## WHAT YOU HAVE TO DO
Your answer should be the exact lines of the data below from the one containing "[(l+m−k)! k! (m'−m+k)!" through the one containing "m₂=1 | J=2, M=-2 ⟩"; please include nothing else.
++++ SOURCE INFORMATION
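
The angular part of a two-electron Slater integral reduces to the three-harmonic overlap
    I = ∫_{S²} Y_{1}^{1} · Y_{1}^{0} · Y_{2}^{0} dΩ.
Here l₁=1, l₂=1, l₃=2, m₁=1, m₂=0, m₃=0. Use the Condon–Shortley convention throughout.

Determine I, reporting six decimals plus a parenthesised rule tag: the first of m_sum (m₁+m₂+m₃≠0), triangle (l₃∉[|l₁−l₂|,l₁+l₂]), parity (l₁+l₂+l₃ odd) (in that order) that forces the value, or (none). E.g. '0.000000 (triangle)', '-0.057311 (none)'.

0.000000 (m_sum)

Σmᵢ = 1 ≠ 0, so the φ-integral vanishes; I = 0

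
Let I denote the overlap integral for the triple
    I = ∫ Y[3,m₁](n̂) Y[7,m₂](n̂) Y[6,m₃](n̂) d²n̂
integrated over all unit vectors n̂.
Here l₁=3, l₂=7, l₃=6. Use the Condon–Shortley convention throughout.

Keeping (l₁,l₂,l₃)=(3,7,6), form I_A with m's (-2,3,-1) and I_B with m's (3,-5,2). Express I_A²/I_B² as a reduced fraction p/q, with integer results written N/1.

5/297

l's match ⇒ only the (l;m) 3-j factors differ between A and B.
A: triangle coeff Δ(3,7,6) = 1/2042040; Σ_t [3,4]: t=3:−1/362880 t=4:+1/414720 = -1/2903040; (3j)²=25/68068 [(3 7 6; -2 3 -1)], sign=+1
B: triangle coeff Δ(3,7,6) = 1/2042040; Σ_t [0,0]: t=0:+1/3870720 = 1/3870720; (3j)²=135/6188 [(3 7 6; 3 -5 2)], sign=+1
I_A²/I_B² = (25/68068)/(135/6188) = 5/297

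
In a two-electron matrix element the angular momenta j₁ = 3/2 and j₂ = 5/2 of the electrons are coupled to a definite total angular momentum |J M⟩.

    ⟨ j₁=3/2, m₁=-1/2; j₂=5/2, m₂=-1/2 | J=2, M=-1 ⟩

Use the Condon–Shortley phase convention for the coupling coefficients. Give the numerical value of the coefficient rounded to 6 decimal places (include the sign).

triangle: 2!*1!*3!/7! = 12/5040
(j±m)!: 1!*2!*2!*3!*1!*3! = 144
prefactor² = (2J+1)*Δ*N² = 12/7
  k=1: −1/(1!*1!*1!*1!*0!*2!) = -1/2
  k=2: +1/(2!*0!*0!*0!*1!*3!) = 1/12
Σ = -5/12  ⇒  CG² = 12/7*(-5/12)² = 25/84
CG = −√(25/84) = -0.545545

−√(25/84) ≈ -0.545545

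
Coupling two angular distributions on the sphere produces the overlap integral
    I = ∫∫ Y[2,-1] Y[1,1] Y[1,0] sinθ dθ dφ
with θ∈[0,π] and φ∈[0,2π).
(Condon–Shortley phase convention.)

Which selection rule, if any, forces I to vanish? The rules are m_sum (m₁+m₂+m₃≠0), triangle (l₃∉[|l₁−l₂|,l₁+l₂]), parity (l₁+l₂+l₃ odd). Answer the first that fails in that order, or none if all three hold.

Σmᵢ = 0  ✓
l₃∈[|l₁−l₂|,l₁+l₂]=[1,3], have l₃=1  ✓
Σlᵢ = 4 ⇒ even  ✓

none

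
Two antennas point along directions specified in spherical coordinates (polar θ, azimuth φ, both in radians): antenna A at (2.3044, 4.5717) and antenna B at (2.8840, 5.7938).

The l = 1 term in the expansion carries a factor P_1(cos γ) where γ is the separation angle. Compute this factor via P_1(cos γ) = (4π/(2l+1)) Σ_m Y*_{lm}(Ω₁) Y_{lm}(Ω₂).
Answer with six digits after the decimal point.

0.712112

Term-by-term m-sum for l=1 (normalisation 4π/3 = 4.188790):
  m=-1: Y*=-0.035985-0.254086i  Y=+0.077685+0.041375i  product +0.007717-0.021227i
  m=+0: Y*=-0.327144-0.000000i  Y=-0.472482+0.000000i  product +0.154570+0.000000i
  m=+1: Y*=+0.035985-0.254086i  Y=-0.077685+0.041375i  product +0.007717+0.021227i
Accumulated sum +0.170004+0.000000i; after 4π/(2l+1) scaling, +0.712112+0.000000i ⇒ P_1 = 0.712112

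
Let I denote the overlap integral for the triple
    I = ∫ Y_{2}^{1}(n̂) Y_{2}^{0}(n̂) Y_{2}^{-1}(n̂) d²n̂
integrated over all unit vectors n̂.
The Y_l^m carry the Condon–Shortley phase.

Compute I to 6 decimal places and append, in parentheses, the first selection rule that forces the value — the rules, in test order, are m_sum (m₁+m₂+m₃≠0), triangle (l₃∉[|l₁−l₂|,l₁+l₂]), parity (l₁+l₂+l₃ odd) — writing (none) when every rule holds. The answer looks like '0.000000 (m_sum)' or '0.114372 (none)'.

-0.090112 (none)

Checks pass: Σm=0; 6 even; l₃=2∈[0,4].
(2·2+1)(2·2+1)(2·2+1) = 125
Δ: 2! 2! 2! / 7! → 1/630
sum: t=0:+1/8 t=1:−1/1 t=2:+1/8 = -3/4
3j²(2 2 2; 0 0 0) = Δ·Π!·Σ² = 2/35  (sign -1)
sum: t=0:+1/4 t=1:−1/2 = -1/4
3j²(2 2 2; 1 0 -1) = Δ·Π!·Σ² = 1/70  (sign +1)
combine: 4πI² = 125·2/35·1/70 = 5/49
take √, sign -1: I = -0.09011188
No selection rule forces the value: the integral is nonzero (none).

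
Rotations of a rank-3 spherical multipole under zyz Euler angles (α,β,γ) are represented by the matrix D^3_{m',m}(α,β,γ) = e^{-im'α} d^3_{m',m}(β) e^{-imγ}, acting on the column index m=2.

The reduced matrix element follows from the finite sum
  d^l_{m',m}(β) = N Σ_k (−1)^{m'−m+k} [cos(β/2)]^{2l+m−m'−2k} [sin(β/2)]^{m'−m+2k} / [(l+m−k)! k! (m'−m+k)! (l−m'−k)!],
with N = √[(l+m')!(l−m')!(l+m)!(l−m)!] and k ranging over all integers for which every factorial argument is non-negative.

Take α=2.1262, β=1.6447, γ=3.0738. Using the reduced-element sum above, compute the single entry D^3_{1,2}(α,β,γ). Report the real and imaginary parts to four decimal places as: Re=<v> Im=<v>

First d^3_{1,2}(β=1.6447), then the phase factors e^{-i(1)α} and e^{-i(2)γ}:
With c≡cos(β/2)=0.680501 and s≡sin(β/2)=0.732747, N=[24·2·120·1]^{1/2}=75.894664
k: max(0,(2)−(1))=1 … min(3+(2),3−(1))=2
  k=1: (−1)^0·75.8947/(24)·0.6805^5·0.7327^1 = +0.338141
  k=2: (−1)^1·75.8947/(12)·0.6805^3·0.7327^3 = -0.784113
d^3_{1,2}(1.6447) = +0.338141 -0.784113 = -0.445972
Attach z-rotation phases: D = e^{-i(1)(2.1262)}·(-0.445972)·e^{-i(2)(3.0738)} = +0.181776+0.407245i

Re=0.1818 Im=0.4072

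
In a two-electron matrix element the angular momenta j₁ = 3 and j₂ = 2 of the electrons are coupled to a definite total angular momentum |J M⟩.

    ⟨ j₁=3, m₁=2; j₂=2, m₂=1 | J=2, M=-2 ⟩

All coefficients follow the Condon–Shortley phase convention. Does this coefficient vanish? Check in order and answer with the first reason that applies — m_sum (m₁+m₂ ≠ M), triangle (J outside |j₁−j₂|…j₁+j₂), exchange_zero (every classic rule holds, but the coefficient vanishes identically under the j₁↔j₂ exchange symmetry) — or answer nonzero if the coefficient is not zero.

m_sum

m-sum: m₁+m₂ = 2+1 = 3, M = -2  ✗ ⇒ coefficient is 0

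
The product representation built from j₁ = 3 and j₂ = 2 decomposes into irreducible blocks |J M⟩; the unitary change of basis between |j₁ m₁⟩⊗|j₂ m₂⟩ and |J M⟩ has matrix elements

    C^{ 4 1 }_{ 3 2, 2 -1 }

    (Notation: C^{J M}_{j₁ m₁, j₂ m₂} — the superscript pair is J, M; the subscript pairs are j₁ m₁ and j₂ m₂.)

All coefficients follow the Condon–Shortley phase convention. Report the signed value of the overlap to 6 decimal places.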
++++++++
## ANSWER BELOW
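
  d^l_{m',m}(β) = N Σ_k (−1)^{m'−m+k} [cos(β/2)]^{2l+m−m'−2k} [sin(β/2)]^{m'−m+2k} / [(l+m−k)! k! (m'−m+k)! (l−m'−k)!],
with N = √[(l+m')!(l−m')!(l+m)!(l−m)!] and k ranging over all integers for which every factorial argument is non-negative.

Take α=2.1262, β=1.6447, γ=3.0738. Using the reduced-element sum above, compute the single entry D^3_{1,2}(α,β,γ). Report the real and imaginary parts to four decimal places as: Re=<v> Im=<v>

First d^3_{1,2}(β=1.6447), then the phase factors e^{-i(1)α} and e^{-i(2)γ}:
With c≡cos(β/2)=0.680501 and s≡sin(β/2)=0.732747, N=[24·2·120·1]^{1/2}=75.894664
k: max(0,(2)−(1))=1 … min(3+(2),3−(1))=2
  k=1: (−1)^0·75.8947/(24)·0.6805^5·0.7327^1 = +0.338141
  k=2: (−1)^1·75.8947/(12)·0.6805^3·0.7327^3 = -0.784113
d^3_{1,2}(1.6447) = +0.338141 -0.784113 = -0.445972
Attach z-rotation phases: D = e^{-i(1)(2.1262)}·(-0.445972)·e^{-i(2)(3.0738)} = +0.181776+0.407245i

Re=0.1818 Im=0.4072

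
In a two-electron matrix element the angular momenta j₁ = 3 and j₂ = 2 of the electrons are coupled to a definite total angular momentum |J M⟩.

    ⟨ j₁=3, m₁=2; j₂=2, m₂=1 | J=2, M=-2 ⟩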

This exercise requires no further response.